* Exercise directions *
Below are some records; find each line that carries the word "login" and copy it.
☆ ☆ ☆
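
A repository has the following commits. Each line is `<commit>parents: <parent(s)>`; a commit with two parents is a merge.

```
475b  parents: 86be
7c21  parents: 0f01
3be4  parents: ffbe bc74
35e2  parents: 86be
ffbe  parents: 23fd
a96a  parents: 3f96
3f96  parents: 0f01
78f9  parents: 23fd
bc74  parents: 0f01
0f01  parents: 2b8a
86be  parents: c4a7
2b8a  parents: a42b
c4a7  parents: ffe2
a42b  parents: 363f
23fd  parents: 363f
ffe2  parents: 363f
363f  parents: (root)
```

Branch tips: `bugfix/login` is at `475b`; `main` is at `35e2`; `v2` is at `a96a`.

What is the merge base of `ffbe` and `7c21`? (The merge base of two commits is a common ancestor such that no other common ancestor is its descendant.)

363f

Ancestors of ffbe: {23fd, 363f, ffbe}.
Ancestors of 7c21: {0f01, 2b8a, 363f, 7c21, a42b}.
Common ancestors: {363f}.
The only common ancestor is 363f, so it is the merge base.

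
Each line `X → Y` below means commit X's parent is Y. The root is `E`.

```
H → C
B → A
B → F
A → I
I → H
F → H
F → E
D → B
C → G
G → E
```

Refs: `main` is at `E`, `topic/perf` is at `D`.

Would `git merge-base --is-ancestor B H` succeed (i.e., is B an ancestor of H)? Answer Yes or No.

Ancestors of H: {C, E, G, H}.
B is not in that set, so it is not an ancestor of H.

No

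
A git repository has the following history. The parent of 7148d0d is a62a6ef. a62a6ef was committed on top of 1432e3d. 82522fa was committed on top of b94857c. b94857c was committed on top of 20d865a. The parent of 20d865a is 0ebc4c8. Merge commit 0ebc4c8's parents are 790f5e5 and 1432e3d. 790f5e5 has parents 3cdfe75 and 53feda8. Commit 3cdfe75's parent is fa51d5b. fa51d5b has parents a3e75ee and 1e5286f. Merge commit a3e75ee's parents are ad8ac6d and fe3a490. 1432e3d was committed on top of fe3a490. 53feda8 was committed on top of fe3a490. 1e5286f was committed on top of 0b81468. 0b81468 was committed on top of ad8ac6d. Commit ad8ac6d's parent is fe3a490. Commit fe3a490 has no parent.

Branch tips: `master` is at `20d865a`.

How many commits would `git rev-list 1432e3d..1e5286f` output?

3

Reachable from 1e5286f: {0b81468, 1e5286f, ad8ac6d, fe3a490}.
Reachable from 1432e3d: {1432e3d, fe3a490}.
In 1e5286f's history but not 1432e3d's: {0b81468, 1e5286f, ad8ac6d} — 3 commits.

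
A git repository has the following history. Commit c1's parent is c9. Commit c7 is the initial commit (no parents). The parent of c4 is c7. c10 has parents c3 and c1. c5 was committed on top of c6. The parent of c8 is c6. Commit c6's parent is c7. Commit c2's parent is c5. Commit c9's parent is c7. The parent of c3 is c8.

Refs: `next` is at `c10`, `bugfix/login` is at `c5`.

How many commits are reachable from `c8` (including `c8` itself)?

Walking parent pointers from c8: reachable set = {c6, c7, c8}.
That is 3 commits.

3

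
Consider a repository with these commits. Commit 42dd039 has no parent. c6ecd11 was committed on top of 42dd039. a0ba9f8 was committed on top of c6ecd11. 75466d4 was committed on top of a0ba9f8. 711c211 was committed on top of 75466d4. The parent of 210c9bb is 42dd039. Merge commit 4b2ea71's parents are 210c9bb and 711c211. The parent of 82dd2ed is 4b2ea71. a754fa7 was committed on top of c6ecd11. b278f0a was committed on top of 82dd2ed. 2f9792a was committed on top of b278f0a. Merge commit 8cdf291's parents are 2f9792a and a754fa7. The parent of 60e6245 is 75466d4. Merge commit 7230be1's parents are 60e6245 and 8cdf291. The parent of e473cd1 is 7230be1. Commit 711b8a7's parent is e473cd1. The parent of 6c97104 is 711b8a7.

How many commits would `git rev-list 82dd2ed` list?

Walking parent pointers from 82dd2ed: reachable set = {210c9bb, 42dd039, 4b2ea71, 711c211, 75466d4, 82dd2ed, a0ba9f8, c6ecd11}.
That is 8 commits.

8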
☆ ☆ ☆
* Output *
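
Branch tips: `bugfix/login` is at `475b`; `main` is at `35e2`; `v2` is at `a96a`.
Refs: `next` is at `c10`, `bugfix/login` is at `c5`.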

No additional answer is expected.